**MATERIAL SHOWN**
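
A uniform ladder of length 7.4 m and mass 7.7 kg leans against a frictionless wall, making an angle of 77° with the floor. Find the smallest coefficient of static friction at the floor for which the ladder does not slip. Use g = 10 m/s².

Choose the foot of the ladder as the axis so the floor normal and friction both act there and drop out.
Ladder weight 7.7×10 = 77 N acts at 3.7 m along the ladder; its horizontal arm is 3.7·cos77° = 0.8323 m → τ = 64.09 N·m clockwise.
Wall normal N acts horizontally at the top; its moment arm is the height L sinθ = 7.4·sin77° = 7.21 m, counterclockwise.
Στ = 0 ⇒ N × 7.21 = 64.09 ⇒ N = 8.889 N.
ΣFx = 0 ⇒ f = N_wall = 8.889 N. ΣFy = 0 ⇒ N_floor = 77 N.
μ_min = f / N_floor = 8.889 / 77 = 0.115.

μ_min ≈ 0.115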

**EXERCISE DIRECTIONS**
Transcribe each entry exactly as it appears.

**ANSWER SECTION**
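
A uniform ladder of length 7.4 m and mass 7.7 kg leans against a frictionless wall, making an angle of 77° with the floor. Find the smallest coefficient of static friction at the floor for which the ladder does not slip. Use g = 10 m/s².

Choose the foot of the ladder as the axis so the floor normal and friction both act there and drop out.
Ladder weight 7.7×10 = 77 N acts at 3.7 m along the ladder; its horizontal arm is 3.7·cos77° = 0.8323 m → τ = 64.09 N·m clockwise.
Wall normal N acts horizontally at the top; its moment arm is the height L sinθ = 7.4·sin77° = 7.21 m, counterclockwise.
Στ = 0 ⇒ N × 7.21 = 64.09 ⇒ N = 8.889 N.
ΣFx = 0 ⇒ f = N_wall = 8.889 N. ΣFy = 0 ⇒ N_floor = 77 N.
μ_min = f / N_floor = 8.889 / 77 = 0.115.

μ_min ≈ 0.115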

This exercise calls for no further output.